Data extracts below:

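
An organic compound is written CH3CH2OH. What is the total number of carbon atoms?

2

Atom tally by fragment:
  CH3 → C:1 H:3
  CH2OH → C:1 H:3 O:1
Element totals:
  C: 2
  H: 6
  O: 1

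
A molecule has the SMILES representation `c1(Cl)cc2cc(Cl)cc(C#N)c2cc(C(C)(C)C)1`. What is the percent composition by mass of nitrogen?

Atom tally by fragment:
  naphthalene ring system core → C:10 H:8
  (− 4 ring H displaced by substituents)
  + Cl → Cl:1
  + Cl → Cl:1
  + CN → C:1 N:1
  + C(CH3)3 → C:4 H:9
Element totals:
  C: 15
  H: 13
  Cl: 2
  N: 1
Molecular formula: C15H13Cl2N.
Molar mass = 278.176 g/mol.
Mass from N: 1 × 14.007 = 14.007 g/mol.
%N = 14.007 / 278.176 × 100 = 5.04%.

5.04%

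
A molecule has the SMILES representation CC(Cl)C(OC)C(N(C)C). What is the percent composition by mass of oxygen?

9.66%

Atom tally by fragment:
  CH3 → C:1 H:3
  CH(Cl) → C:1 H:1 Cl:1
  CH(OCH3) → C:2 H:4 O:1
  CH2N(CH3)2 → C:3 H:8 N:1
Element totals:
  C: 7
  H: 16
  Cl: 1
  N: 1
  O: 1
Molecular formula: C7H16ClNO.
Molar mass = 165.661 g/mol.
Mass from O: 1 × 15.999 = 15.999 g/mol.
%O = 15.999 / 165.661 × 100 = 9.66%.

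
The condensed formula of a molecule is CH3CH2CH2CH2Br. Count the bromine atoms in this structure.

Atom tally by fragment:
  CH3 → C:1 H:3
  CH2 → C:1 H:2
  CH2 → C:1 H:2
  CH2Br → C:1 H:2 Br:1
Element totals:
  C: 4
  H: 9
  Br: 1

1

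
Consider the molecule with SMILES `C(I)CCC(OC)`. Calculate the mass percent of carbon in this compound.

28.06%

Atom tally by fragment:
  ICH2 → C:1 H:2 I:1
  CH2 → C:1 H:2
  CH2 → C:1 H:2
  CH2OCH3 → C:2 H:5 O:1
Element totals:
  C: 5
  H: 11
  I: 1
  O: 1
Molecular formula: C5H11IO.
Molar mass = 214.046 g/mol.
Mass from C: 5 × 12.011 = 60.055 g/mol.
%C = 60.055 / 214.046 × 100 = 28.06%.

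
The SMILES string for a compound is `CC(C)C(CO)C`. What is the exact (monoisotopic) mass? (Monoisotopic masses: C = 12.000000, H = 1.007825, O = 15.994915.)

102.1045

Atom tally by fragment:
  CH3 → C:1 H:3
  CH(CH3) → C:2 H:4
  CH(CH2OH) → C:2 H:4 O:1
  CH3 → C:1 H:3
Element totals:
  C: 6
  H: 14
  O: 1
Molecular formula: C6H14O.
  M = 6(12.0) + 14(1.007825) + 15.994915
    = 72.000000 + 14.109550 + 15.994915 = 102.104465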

End of Data extracts.
Data extracts below:

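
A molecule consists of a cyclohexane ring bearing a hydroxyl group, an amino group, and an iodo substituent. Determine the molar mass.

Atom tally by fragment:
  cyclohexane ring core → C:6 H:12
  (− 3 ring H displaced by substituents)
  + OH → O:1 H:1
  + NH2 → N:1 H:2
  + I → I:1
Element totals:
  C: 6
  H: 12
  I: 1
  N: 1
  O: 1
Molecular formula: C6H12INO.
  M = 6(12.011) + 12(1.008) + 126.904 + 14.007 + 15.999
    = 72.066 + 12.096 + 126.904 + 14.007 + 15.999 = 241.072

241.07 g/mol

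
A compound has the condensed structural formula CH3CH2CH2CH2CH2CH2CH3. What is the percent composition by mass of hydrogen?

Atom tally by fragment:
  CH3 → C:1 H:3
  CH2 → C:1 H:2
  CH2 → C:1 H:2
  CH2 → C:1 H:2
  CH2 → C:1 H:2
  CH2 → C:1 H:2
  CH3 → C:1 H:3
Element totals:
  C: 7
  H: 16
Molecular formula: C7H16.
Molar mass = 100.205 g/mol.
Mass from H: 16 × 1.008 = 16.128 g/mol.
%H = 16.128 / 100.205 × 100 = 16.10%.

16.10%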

End of Data extracts.
Data extracts below:

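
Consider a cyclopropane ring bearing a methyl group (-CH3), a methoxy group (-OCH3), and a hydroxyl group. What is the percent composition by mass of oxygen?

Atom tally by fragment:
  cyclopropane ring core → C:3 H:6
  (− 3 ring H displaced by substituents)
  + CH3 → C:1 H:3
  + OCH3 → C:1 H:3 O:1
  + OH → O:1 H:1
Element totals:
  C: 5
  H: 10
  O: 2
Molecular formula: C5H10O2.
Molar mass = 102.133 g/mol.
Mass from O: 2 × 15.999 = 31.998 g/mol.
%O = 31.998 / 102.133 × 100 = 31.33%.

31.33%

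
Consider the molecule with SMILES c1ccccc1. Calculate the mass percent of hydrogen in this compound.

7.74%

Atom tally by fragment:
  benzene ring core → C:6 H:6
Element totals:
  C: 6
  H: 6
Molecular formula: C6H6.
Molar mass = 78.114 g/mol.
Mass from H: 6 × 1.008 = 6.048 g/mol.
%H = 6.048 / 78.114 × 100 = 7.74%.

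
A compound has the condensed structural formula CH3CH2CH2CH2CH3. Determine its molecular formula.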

End of Data extracts.

→ Your task
What are the lines, exactly as written above, from the line with "Consider the molecule with SMILES c1ccccc1." to the line with "A compound has the condensed structural formula CH3CH2CH2CH2CH3.", both included? Output only those.

→ Answer box
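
Consider the molecule with SMILES c1ccccc1. Calculate the mass percent of hydrogen in this compound.

7.74%

Atom tally by fragment:
  benzene ring core → C:6 H:6
Element totals:
  C: 6
  H: 6
Molecular formula: C6H6.
Molar mass = 78.114 g/mol.
Mass from H: 6 × 1.008 = 6.048 g/mol.
%H = 6.048 / 78.114 × 100 = 7.74%.

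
A compound has the condensed structural formula CH3CH2CH2CH2CH3. Determine its molecular formula.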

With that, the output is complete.